**How to complete this task**
Find "form for |T_n|." in the data below; transcribe the line it appears on and each line after it, exactly, to the end, and nothing else.

**Dataset entries**
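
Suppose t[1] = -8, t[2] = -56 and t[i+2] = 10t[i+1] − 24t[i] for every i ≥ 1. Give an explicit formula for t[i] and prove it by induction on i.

Claim: t[i] = 4^i − 2·6^i.

Base cases: t[1] = -8 and 4^1 − 2·6^1 = -8; t[2] = -56 and 4^2 − 2·6^2 = -56.
Assume t[j] = 4^j − 2·6^j for all 1 ≤ j ≤ r, where r ≥ 2.
Then t[r+1] = 10t[r] − 24t[r−1] = 10·(4^r − 2·6^r) − 24·(4^{r−1} − 2·6^{r−1}) = (10·4 − 24)4^{r−1} − 2·(10·6 − 24)6^{r−1} = 16·4^{r−1} − 72·6^{r−1} = 4^{r+1} − 2·6^{r+1}.
Hence t[i] = 4^i − 2·6^i for every i ≥ 1, by strong induction.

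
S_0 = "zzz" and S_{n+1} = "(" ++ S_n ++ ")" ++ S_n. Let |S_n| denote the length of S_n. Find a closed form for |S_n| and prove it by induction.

Claim: |S_n| = 5·2^n − 2.

Base case: |S_0| = 3, and 5·2^0 − 2 = 3.
Assume |S_m| = 5·2^m − 2.
Then |S_{m+1}| = 1 + |S_m| + 1 + |S_m| = 2|S_m| + 2 = 2(5·2^m − 2) + 2 = 5·2^{m+1} − 4 + 2 = 5·2^{m+1} − 2.
Hence |S_n| = 5·2^n − 2 for every n ≥ 0, by induction.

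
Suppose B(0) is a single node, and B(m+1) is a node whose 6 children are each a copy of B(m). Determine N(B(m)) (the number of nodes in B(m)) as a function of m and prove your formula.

Claim: N(B(m)) = (6^{m+1} − 1)/5.

Base case: N(B(0)) = 1, and (6^{0+1} − 1)/5 = 1.
Assume N(B(k)) = (6^{k+1} − 1)/5.
Then N(B(k+1)) = 1 + 6N(B(k)) = 1 + 6·(6^{k+1} − 1)/5 = 1 + (6^{k+2} − 6)/5 = (5 + 6^{k+2} − 6)/5 = (6^{k+2} − 1)/5.
This completes the inductive step, so N(B(m)) = (6^{m+1} − 1)/5 for all m ≥ 0.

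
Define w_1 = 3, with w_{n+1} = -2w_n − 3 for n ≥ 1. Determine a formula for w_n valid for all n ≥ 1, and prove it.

Claim: w_n = -2·(-2)^n − 1.

Base case: w_1 = 3, and -2·(-2)^1 − 1 = 4 − 1 = 3.
Assume w_m = -2·(-2)^m − 1 for some m ≥ 1.
Then w_{m+1} = -2w_m − 3 = -2·(-2·(-2)^m − 1) − 3 = 4·(-2)^m + 2 − 3 = -2·(-2)^{m+1} − 1.
Hence w_n = -2·(-2)^n − 1 for every n ≥ 1, by induction.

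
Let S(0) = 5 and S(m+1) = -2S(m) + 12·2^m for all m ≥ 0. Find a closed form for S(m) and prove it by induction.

Claim: S(m) = 2·(-2)^m + 3·2^m.

Base case: S(0) = 5, and 2·(-2)^0 + 3·2^0 = 2 + 3 = 5.
Assume S(k) = 2·(-2)^k + 3·2^k for some k ≥ 0.
Then S(k+1) = -2S(k) + 12·2^k = -2·(2·(-2)^k + 3·2^k) + 12·2^k = 2·(-2)^{k+1} − 6·2^k + 12·2^k = 2·(-2)^{k+1} + 6·2^k = 2·(-2)^{k+1} + 3·2^{k+1}.
This completes the inductive step, so S(m) = 2·(-2)^m + 3·2^m for all m ≥ 0.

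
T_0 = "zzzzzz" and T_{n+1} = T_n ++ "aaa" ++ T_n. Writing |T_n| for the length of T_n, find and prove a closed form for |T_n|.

Claim: |T_n| = 9·2^n − 3.

Base case: |T_0| = 6, and 9·2^0 − 3 = 6.
Assume |T_m| = 9·2^m − 3.
Then |T_{m+1}| = |T_m| + 3 + |T_m| = 2|T_m| + 3 = 2(9·2^m − 3) + 3 = 9·2^{m+1} − 6 + 3 = 9·2^{m+1} − 3.
Hence |T_n| = 9·2^n − 3 for every n ≥ 0, by induction.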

**Problem solution**
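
T_0 = "zzzzzz" and T_{n+1} = T_n ++ "aaa" ++ T_n. Writing |T_n| for the length of T_n, find and prove a closed form for |T_n|.

Claim: |T_n| = 9·2^n − 3.

Base case: |T_0| = 6, and 9·2^0 − 3 = 6.
Assume |T_m| = 9·2^m − 3.
Then |T_{m+1}| = |T_m| + 3 + |T_m| = 2|T_m| + 3 = 2(9·2^m − 3) + 3 = 9·2^{m+1} − 6 + 3 = 9·2^{m+1} − 3.
Hence |T_n| = 9·2^n − 3 for every n ≥ 0, by induction.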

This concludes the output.